● **ACTIVITY**
Scan the data below and copy each line where "network" occurs.

[[ THE RECORDS open ]]

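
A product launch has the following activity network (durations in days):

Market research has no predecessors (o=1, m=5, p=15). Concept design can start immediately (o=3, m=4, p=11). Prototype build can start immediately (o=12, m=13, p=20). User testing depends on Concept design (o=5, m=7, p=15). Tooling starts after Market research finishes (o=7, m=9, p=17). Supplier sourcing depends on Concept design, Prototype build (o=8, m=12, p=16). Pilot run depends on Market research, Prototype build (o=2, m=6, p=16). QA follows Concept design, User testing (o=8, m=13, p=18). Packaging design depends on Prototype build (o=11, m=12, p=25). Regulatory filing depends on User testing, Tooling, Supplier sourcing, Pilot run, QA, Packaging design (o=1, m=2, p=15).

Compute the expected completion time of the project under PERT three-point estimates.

32 days

te_Market research = (1 + 4·5 + 15)/6 = 36/6 = 6
te_Concept design = (3 + 4·4 + 11)/6 = 30/6 = 5
te_Prototype build = (12 + 4·13 + 20)/6 = 84/6 = 14
te_User testing = (5 + 4·7 + 15)/6 = 48/6 = 8
te_Tooling = (7 + 4·9 + 17)/6 = 60/6 = 10
te_Supplier sourcing = (8 + 4·12 + 16)/6 = 72/6 = 12
te_Pilot run = (2 + 4·6 + 16)/6 = 42/6 = 7
te_QA = (8 + 4·13 + 18)/6 = 78/6 = 13
te_Packaging design = (11 + 4·12 + 25)/6 = 84/6 = 14
te_Regulatory filing = (1 + 4·2 + 15)/6 = 24/6 = 4

Forward pass:
ES_Market research = 0; EF_Market research = 6
ES_Concept design = 0; EF_Concept design = 5
ES_Prototype build = 0; EF_Prototype build = 14
ES_User testing = 5; EF_User testing = 5+8 = 13
ES_Tooling = 6; EF_Tooling = 6+10 = 16
ES_Supplier sourcing = max(EF_Concept design=5, EF_Prototype build=14) = 14; EF_Supplier sourcing = 14+12 = 26
ES_Pilot run = max(EF_Market research=6, EF_Prototype build=14) = 14; EF_Pilot run = 14+7 = 21
ES_QA = max(EF_Concept design=5, EF_User testing=13) = 13; EF_QA = 13+13 = 26
ES_Packaging design = 14; EF_Packaging design = 14+14 = 28
ES_Regulatory filing = max(EF_User testing=13, EF_Tooling=16, EF_Supplier sourcing=26, EF_Pilot run=21, EF_QA=26, EF_Packaging design=28) = 28; EF_Regulatory filing = 28+4 = 32
Expected project duration μ = 32 days. Critical path: Prototype build → Packaging design → Regulatory filing.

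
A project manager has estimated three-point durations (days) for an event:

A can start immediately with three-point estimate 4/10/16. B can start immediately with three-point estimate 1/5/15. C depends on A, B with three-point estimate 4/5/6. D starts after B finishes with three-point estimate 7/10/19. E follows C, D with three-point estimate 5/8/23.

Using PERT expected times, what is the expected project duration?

te_A = (4 + 4·10 + 16)/6 = 60/6 = 10
te_B = (1 + 4·5 + 15)/6 = 36/6 = 6
te_C = (4 + 4·5 + 6)/6 = 30/6 = 5
te_D = (7 + 4·10 + 19)/6 = 66/6 = 11
te_E = (5 + 4·8 + 23)/6 = 60/6 = 10

Forward pass:
ES_A = 0; EF_A = 10
ES_B = 0; EF_B = 6
ES_C = max(EF_A=10, EF_B=6) = 10; EF_C = 10+5 = 15
ES_D = 6; EF_D = 6+11 = 17
ES_E = max(EF_C=15, EF_D=17) = 17; EF_E = 17+10 = 27
Expected project duration μ = 27 days. Critical path: B → D → E.

27 days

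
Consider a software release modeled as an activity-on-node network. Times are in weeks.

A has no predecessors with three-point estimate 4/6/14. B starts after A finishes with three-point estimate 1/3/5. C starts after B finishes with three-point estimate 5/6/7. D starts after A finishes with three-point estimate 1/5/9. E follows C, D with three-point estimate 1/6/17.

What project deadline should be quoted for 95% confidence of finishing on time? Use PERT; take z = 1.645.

28.3 weeks

te_A = (4 + 4·6 + 14)/6 = 42/6 = 7; σ²_A = ((14−4)/6)² = 2.778
te_B = (1 + 4·3 + 5)/6 = 18/6 = 3; σ²_B = ((5−1)/6)² = 0.444
te_C = (5 + 4·6 + 7)/6 = 36/6 = 6; σ²_C = ((7−5)/6)² = 0.111
te_D = (1 + 4·5 + 9)/6 = 30/6 = 5; σ²_D = ((9−1)/6)² = 1.778
te_E = (1 + 4·6 + 17)/6 = 42/6 = 7; σ²_E = ((17−1)/6)² = 7.111

Forward pass:
ES_A = 0; EF_A = 7
ES_B = 7; EF_B = 7+3 = 10
ES_C = 10; EF_C = 10+6 = 16
ES_D = 7; EF_D = 7+5 = 12
ES_E = max(EF_C=16, EF_D=12) = 16; EF_E = 16+7 = 23
Expected project duration μ = 23 weeks. Critical path: A → B → C → E.

Variance along critical path = 2.778 + 0.444 + 0.111 + 7.111 = 10.444; σ = 3.232 weeks.
D = μ + z·σ = 23 + 1.645·3.232 = 28.3 weeks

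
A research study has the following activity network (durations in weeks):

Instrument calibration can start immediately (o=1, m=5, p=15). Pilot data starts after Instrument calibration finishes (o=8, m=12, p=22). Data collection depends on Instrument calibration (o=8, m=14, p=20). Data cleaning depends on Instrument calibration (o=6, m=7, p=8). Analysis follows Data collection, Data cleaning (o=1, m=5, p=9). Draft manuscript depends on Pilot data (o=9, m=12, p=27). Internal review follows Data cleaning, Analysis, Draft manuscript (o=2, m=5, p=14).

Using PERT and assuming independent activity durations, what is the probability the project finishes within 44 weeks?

0.847

te_Instrument calibration = (1 + 4·5 + 15)/6 = 36/6 = 6; σ²_Instrument calibration = ((15−1)/6)² = 5.444
te_Pilot data = (8 + 4·12 + 22)/6 = 78/6 = 13; σ²_Pilot data = ((22−8)/6)² = 5.444
te_Data collection = (8 + 4·14 + 20)/6 = 84/6 = 14; σ²_Data collection = ((20−8)/6)² = 4.000
te_Data cleaning = (6 + 4·7 + 8)/6 = 42/6 = 7; σ²_Data cleaning = ((8−6)/6)² = 0.111
te_Analysis = (1 + 4·5 + 9)/6 = 30/6 = 5; σ²_Analysis = ((9−1)/6)² = 1.778
te_Draft manuscript = (9 + 4·12 + 27)/6 = 84/6 = 14; σ²_Draft manuscript = ((27−9)/6)² = 9.000
te_Internal review = (2 + 4·5 + 14)/6 = 36/6 = 6; σ²_Internal review = ((14−2)/6)² = 4.000

Forward pass:
ES_Instrument calibration = 0; EF_Instrument calibration = 6
ES_Pilot data = 6; EF_Pilot data = 6+13 = 19
ES_Data collection = 6; EF_Data collection = 6+14 = 20
ES_Data cleaning = 6; EF_Data cleaning = 6+7 = 13
ES_Analysis = max(EF_Data collection=20, EF_Data cleaning=13) = 20; EF_Analysis = 20+5 = 25
ES_Draft manuscript = 19; EF_Draft manuscript = 19+14 = 33
ES_Internal review = max(EF_Data cleaning=13, EF_Analysis=25, EF_Draft manuscript=33) = 33; EF_Internal review = 33+6 = 39
Expected project duration μ = 39 weeks. Critical path: Instrument calibration → Pilot data → Draft manuscript → Internal review.

Variance along critical path = 5.444 + 5.444 + 9.000 + 4.000 = 23.889; σ = √23.889 = 4.888 weeks.
Z = (44 − 39) / 4.888 = 1.023
P(T ≤ 44) = Φ(1.023) ≈ 0.847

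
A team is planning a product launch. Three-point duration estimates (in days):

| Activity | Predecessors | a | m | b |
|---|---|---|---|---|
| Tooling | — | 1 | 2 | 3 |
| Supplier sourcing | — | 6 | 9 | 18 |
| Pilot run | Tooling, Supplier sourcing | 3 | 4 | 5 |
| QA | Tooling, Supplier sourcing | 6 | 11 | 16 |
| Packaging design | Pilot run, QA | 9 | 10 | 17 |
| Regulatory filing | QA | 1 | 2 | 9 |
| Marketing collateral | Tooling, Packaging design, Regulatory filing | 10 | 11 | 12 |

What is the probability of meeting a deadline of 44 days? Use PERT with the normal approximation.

0.633

te_Tooling = (1 + 4·2 + 3)/6 = 12/6 = 2; σ²_Tooling = ((3−1)/6)² = 0.111
te_Supplier sourcing = (6 + 4·9 + 18)/6 = 60/6 = 10; σ²_Supplier sourcing = ((18−6)/6)² = 4.000
te_Pilot run = (3 + 4·4 + 5)/6 = 24/6 = 4; σ²_Pilot run = ((5−3)/6)² = 0.111
te_QA = (6 + 4·11 + 16)/6 = 66/6 = 11; σ²_QA = ((16−6)/6)² = 2.778
te_Packaging design = (9 + 4·10 + 17)/6 = 66/6 = 11; σ²_Packaging design = ((17−9)/6)² = 1.778
te_Regulatory filing = (1 + 4·2 + 9)/6 = 18/6 = 3; σ²_Regulatory filing = ((9−1)/6)² = 1.778
te_Marketing collateral = (10 + 4·11 + 12)/6 = 66/6 = 11; σ²_Marketing collateral = ((12−10)/6)² = 0.111

Forward pass:
ES_Tooling = 0; EF_Tooling = 2
ES_Supplier sourcing = 0; EF_Supplier sourcing = 10
ES_Pilot run = max(EF_Tooling=2, EF_Supplier sourcing=10) = 10; EF_Pilot run = 10+4 = 14
ES_QA = max(EF_Tooling=2, EF_Supplier sourcing=10) = 10; EF_QA = 10+11 = 21
ES_Packaging design = max(EF_Pilot run=14, EF_QA=21) = 21; EF_Packaging design = 21+11 = 32
ES_Regulatory filing = 21; EF_Regulatory filing = 21+3 = 24
ES_Marketing collateral = max(EF_Tooling=2, EF_Packaging design=32, EF_Regulatory filing=24) = 32; EF_Marketing collateral = 32+11 = 43
Expected project duration μ = 43 days. Critical path: Supplier sourcing → QA → Packaging design → Marketing collateral.

Variance along critical path = 4.000 + 2.778 + 1.778 + 0.111 = 8.667; σ = √8.667 = 2.944 days.
Z = (44 − 43) / 2.944 = 0.340
P(T ≤ 44) = Φ(0.340) ≈ 0.633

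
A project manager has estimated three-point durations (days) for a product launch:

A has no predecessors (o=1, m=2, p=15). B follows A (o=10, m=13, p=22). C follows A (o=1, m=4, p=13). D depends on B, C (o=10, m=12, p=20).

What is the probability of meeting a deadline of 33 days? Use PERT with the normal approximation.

0.716

te_A = (1 + 4·2 + 15)/6 = 24/6 = 4; σ²_A = ((15−1)/6)² = 5.444
te_B = (10 + 4·13 + 22)/6 = 84/6 = 14; σ²_B = ((22−10)/6)² = 4.000
te_C = (1 + 4·4 + 13)/6 = 30/6 = 5; σ²_C = ((13−1)/6)² = 4.000
te_D = (10 + 4·12 + 20)/6 = 78/6 = 13; σ²_D = ((20−10)/6)² = 2.778

Forward pass:
ES_A = 0; EF_A = 4
ES_B = 4; EF_B = 4+14 = 18
ES_C = 4; EF_C = 4+5 = 9
ES_D = max(EF_B=18, EF_C=9) = 18; EF_D = 18+13 = 31
Expected project duration μ = 31 days. Critical path: A → B → D.

Variance along critical path = 5.444 + 4.000 + 2.778 = 12.222; σ = √12.222 = 3.496 days.
Z = (33 − 31) / 3.496 = 0.572
P(T ≤ 33) = Φ(0.572) ≈ 0.716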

[[ THE RECORDS closed ]]

● **TASK OUTPUT**
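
A product launch has the following activity network (durations in days):
Consider a software release modeled as an activity-on-node network. Times are in weeks.
A research study has the following activity network (durations in weeks):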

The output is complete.